__Problem requirements__. Locate every line in the records below that contains the word "closed", and copy each one.

__Source information__.
▬▬▬▬▬▬

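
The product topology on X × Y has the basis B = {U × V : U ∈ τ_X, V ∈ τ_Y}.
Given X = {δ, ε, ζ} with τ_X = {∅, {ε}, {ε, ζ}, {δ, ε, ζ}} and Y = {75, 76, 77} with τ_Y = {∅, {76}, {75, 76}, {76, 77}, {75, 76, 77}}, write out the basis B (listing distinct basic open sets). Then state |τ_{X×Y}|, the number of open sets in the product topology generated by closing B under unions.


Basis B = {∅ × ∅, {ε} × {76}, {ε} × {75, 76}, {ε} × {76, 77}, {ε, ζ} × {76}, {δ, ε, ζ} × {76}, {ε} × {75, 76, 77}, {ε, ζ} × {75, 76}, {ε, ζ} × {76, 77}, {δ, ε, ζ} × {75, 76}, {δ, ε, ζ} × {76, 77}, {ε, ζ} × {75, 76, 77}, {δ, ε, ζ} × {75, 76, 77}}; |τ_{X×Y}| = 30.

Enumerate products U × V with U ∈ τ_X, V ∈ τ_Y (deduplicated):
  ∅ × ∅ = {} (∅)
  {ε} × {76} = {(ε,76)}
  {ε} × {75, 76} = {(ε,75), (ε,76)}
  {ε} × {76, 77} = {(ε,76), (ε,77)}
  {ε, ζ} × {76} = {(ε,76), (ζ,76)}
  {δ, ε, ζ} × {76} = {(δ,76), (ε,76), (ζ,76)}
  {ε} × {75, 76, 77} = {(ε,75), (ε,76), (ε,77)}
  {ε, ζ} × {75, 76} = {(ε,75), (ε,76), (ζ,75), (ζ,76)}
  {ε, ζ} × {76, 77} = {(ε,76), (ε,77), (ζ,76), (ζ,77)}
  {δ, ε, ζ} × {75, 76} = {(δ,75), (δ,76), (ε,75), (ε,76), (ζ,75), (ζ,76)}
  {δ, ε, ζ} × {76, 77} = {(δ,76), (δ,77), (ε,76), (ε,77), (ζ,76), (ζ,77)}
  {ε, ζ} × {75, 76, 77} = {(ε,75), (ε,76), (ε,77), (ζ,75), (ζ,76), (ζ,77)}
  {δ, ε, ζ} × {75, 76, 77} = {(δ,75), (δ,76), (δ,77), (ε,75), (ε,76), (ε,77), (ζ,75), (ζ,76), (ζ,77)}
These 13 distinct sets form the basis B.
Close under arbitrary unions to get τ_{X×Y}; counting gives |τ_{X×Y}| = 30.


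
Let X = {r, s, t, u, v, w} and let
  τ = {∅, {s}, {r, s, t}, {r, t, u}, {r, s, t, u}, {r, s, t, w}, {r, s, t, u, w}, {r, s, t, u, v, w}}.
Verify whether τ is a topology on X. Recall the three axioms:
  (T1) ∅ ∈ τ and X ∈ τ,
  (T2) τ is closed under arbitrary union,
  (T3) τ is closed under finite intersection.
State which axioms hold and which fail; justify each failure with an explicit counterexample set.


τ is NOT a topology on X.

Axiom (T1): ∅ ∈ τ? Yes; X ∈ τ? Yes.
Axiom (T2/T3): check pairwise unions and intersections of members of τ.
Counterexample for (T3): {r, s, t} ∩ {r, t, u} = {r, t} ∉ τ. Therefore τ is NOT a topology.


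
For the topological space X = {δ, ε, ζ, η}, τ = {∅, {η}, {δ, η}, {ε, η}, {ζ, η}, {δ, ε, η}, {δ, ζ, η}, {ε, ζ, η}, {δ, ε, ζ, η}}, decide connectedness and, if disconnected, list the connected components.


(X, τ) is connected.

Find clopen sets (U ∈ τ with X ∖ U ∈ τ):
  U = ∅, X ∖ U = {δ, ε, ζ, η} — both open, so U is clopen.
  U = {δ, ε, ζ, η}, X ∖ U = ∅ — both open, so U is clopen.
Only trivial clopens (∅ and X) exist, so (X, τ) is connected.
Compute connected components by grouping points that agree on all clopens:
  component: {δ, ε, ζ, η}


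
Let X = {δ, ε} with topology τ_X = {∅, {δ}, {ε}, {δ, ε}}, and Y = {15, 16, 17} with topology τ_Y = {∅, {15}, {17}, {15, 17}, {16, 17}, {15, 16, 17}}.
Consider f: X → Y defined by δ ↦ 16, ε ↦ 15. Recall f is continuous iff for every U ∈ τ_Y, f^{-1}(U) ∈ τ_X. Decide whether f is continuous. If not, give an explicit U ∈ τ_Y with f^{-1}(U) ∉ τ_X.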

▬▬▬▬▬▬

__Task solution__.
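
  (T2) τ is closed under arbitrary union,
  (T3) τ is closed under finite intersection.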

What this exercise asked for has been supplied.